### WHAT YOU WILL DO
Across the records, count every line that includes "Maximize" and give the number by itself.

### AVAILABLE DATA

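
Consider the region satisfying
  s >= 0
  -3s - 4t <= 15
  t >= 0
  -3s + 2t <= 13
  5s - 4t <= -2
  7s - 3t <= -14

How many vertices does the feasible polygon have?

The feasible vertices (each the meet of two boundaries and inside every other half-plane) are:
  (0, 13/2)
  (0, 14/3)
  (11/5, 49/5)

3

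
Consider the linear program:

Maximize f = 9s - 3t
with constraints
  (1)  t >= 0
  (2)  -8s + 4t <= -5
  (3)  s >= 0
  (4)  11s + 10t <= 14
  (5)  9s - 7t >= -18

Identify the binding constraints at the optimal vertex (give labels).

(1) and (4)

Vertices and f = 9s - 3t:
  (5/8, 0) → f = 45/8
  (14/11, 0) → f = 126/11
  (53/62, 57/124) → f = 783/124

The maximum is at (14/11, 0). Substituting into each constraint, equality holds for (1) and (4); the remaining constraints have slack.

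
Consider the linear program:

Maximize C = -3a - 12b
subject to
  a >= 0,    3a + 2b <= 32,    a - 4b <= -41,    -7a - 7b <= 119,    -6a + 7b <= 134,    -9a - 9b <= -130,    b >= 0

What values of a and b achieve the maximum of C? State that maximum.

a = 28/9, b = 34/3, maximum C = -436/3

Vertices and C = -3a - 12b:
  (0, 16) → C = -192
  (0, 130/9) → C = -520/3
  (28/9, 34/3) → C = -436/3

The optimum lies where 3a + 2b = 32 and -9a - 9b = -130.
Solving simultaneously gives a = 28/9, b = 34/3.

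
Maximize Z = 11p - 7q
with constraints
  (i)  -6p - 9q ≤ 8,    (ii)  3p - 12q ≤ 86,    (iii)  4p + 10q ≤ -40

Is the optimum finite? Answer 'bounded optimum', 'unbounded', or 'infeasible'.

infeasible

The boundaries -6p - 9q = 8 and 3p - 12q = 86 meet at (226/33, -60/11), but that point violates 4p + 10q ≤ -40. Every candidate vertex is excluded by some other constraint, so the feasible region is empty.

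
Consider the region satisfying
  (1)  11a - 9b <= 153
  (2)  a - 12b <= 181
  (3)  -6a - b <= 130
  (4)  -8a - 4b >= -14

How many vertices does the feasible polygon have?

Of the 6 pairwise boundary intersections, those satisfying every inequality are:
  (69/41, -1838/123)
  (369/58, -535/58)
  (-1379/73, -1216/73)
  (-267/8, 281/4)

4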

### SOLVED PROBLEM
3